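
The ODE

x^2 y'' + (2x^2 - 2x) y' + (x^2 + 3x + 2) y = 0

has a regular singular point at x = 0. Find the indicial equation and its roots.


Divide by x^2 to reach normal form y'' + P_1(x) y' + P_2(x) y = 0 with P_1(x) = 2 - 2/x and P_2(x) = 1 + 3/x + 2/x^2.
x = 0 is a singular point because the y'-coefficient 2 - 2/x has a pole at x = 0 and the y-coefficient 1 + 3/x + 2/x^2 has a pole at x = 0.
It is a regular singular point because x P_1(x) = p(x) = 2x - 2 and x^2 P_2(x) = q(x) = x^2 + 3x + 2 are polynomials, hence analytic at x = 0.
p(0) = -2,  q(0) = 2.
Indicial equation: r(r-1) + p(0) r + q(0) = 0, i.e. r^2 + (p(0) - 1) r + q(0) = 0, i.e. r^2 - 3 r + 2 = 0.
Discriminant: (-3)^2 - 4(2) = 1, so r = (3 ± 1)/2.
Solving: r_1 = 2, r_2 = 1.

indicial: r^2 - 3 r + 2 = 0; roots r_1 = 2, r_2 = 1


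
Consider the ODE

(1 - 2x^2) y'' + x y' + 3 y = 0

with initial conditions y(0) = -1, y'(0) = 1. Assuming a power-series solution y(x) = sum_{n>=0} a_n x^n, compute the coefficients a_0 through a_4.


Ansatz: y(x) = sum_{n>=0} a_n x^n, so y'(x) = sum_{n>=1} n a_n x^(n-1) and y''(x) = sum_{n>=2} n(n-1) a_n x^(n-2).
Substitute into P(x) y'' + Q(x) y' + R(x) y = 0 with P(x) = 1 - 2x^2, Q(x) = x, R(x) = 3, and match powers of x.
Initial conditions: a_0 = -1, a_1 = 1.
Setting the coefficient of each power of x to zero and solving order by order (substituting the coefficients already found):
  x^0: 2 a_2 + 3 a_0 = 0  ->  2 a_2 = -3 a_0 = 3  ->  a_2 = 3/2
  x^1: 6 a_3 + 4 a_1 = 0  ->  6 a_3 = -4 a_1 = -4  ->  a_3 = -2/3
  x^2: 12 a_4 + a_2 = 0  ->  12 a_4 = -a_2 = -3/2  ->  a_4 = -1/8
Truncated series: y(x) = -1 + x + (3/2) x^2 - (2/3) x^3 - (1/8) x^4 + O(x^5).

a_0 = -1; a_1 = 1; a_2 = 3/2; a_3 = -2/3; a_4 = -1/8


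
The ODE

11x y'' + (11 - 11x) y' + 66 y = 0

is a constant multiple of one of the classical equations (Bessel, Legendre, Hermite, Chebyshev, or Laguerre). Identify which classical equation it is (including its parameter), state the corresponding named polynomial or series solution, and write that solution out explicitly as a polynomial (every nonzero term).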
————————
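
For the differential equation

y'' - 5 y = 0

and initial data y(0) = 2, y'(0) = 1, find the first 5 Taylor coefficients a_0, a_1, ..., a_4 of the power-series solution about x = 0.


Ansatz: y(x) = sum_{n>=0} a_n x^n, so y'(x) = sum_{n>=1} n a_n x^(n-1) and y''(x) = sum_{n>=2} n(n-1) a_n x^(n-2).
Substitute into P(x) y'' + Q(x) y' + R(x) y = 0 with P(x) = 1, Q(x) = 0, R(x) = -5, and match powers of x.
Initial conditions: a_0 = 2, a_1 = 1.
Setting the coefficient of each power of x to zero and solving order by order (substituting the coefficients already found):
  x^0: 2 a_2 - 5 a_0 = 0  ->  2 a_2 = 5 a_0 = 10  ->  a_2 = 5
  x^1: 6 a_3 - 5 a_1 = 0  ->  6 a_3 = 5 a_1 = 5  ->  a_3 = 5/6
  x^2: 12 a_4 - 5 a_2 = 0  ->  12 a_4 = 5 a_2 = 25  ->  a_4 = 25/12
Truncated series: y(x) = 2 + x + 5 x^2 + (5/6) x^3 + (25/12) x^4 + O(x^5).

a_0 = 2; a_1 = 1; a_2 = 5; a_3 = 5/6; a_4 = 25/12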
————————
**How to complete this task:**
Could you reproduce exactly the lines of the entries above, from the one with "x^2 y'' + (2x^2" through the one with "is a constant", and nothing else?

**The answer:**
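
x^2 y'' + (2x^2 - 2x) y' + (x^2 + 3x + 2) y = 0

has a regular singular point at x = 0. Find the indicial equation and its roots.


Divide by x^2 to reach normal form y'' + P_1(x) y' + P_2(x) y = 0 with P_1(x) = 2 - 2/x and P_2(x) = 1 + 3/x + 2/x^2.
x = 0 is a singular point because the y'-coefficient 2 - 2/x has a pole at x = 0 and the y-coefficient 1 + 3/x + 2/x^2 has a pole at x = 0.
It is a regular singular point because x P_1(x) = p(x) = 2x - 2 and x^2 P_2(x) = q(x) = x^2 + 3x + 2 are polynomials, hence analytic at x = 0.
p(0) = -2,  q(0) = 2.
Indicial equation: r(r-1) + p(0) r + q(0) = 0, i.e. r^2 + (p(0) - 1) r + q(0) = 0, i.e. r^2 - 3 r + 2 = 0.
Discriminant: (-3)^2 - 4(2) = 1, so r = (3 ± 1)/2.
Solving: r_1 = 2, r_2 = 1.

indicial: r^2 - 3 r + 2 = 0; roots r_1 = 2, r_2 = 1


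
Consider the ODE

(1 - 2x^2) y'' + x y' + 3 y = 0

with initial conditions y(0) = -1, y'(0) = 1. Assuming a power-series solution y(x) = sum_{n>=0} a_n x^n, compute the coefficients a_0 through a_4.


Ansatz: y(x) = sum_{n>=0} a_n x^n, so y'(x) = sum_{n>=1} n a_n x^(n-1) and y''(x) = sum_{n>=2} n(n-1) a_n x^(n-2).
Substitute into P(x) y'' + Q(x) y' + R(x) y = 0 with P(x) = 1 - 2x^2, Q(x) = x, R(x) = 3, and match powers of x.
Initial conditions: a_0 = -1, a_1 = 1.
Setting the coefficient of each power of x to zero and solving order by order (substituting the coefficients already found):
  x^0: 2 a_2 + 3 a_0 = 0  ->  2 a_2 = -3 a_0 = 3  ->  a_2 = 3/2
  x^1: 6 a_3 + 4 a_1 = 0  ->  6 a_3 = -4 a_1 = -4  ->  a_3 = -2/3
  x^2: 12 a_4 + a_2 = 0  ->  12 a_4 = -a_2 = -3/2  ->  a_4 = -1/8
Truncated series: y(x) = -1 + x + (3/2) x^2 - (2/3) x^3 - (1/8) x^4 + O(x^5).

a_0 = -1; a_1 = 1; a_2 = 3/2; a_3 = -2/3; a_4 = -1/8


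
The ODE

11x y'' + (11 - 11x) y' + 66 y = 0

is a constant multiple of one of the classical equations (Bessel, Legendre, Hermite, Chebyshev, or Laguerre). Identify which classical equation it is (including its parameter), state the corresponding named polynomial or series solution, and write that solution out explicitly as a polynomial (every nonzero term).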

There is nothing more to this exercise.